Start of Block

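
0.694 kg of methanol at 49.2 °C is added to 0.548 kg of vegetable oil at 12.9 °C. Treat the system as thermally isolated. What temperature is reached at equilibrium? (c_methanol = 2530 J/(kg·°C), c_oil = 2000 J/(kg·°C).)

T_f ≈ 35.2 °C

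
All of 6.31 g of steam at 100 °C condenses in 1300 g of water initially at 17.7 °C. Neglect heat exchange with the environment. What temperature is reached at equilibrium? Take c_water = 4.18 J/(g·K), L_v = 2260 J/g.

Net heat exchanged in the isolated system is zero:
latent heat released on condensation: 6.31·2260 = 14261
  condensed water 100 °C→T: 26.38(T − 100)
  water warms: 1300·4.18·(T − 17.7) = 5434(T − 17.7)
5460.4 T = 14261 + 2637.6 + 96182 = 113080
T ≈ 20.71 °C, under the boiling point, so the assumption holds.

T_f ≈ 20.7 °C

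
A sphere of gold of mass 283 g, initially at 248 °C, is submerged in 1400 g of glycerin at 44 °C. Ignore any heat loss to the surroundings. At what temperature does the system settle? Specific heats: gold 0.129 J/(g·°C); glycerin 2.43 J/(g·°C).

T_f ≈ 46.2 °C

T_f = Σ m_i c_i T_i / Σ m_i c_i:
T_f = (36.51*248 + 3402*44) / (36.51 + 3402)
    = 158742 / 3438.5 ≈ 46.17 °C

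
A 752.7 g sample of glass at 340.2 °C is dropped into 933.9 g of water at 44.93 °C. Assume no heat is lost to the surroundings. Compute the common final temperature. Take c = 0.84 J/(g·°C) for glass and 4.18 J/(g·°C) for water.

Conservation of energy gives ΣQ = 0:
752.7*0.84*(T − 340.2) + 933.9*4.18*(T − 44.93) = 0
632.27(T − 340.2) + 3903.7(T − 44.93) = 0
(632.27 + 3903.7) T = 632.27*340.2 + 3903.7*44.93
T = 390491 / 4536 = 86.1 °C

T_f ≈ 86.1 °C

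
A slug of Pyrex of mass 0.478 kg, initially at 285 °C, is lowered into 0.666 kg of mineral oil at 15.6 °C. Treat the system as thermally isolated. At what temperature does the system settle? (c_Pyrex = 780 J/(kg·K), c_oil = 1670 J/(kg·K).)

T_f ≈ 83.2 °C

T_f = Σ m_i c_i T_i / Σ m_i c_i:
T_f = (372.84×285 + 1112.2×15.6) / (372.84 + 1112.2)
    = 123610 / 1485.1 ≈ 83.24 °C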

End of Block

**Task directions**
Repeat the data above starting at the line with "A slug of Pyrex" and ending at its last line, exactly, with no other lines.

**Answer box**
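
A slug of Pyrex of mass 0.478 kg, initially at 285 °C, is lowered into 0.666 kg of mineral oil at 15.6 °C. Treat the system as thermally isolated. At what temperature does the system settle? (c_Pyrex = 780 J/(kg·K), c_oil = 1670 J/(kg·K).)

T_f ≈ 83.2 °C

T_f = Σ m_i c_i T_i / Σ m_i c_i:
T_f = (372.84×285 + 1112.2×15.6) / (372.84 + 1112.2)
    = 123610 / 1485.1 ≈ 83.24 °C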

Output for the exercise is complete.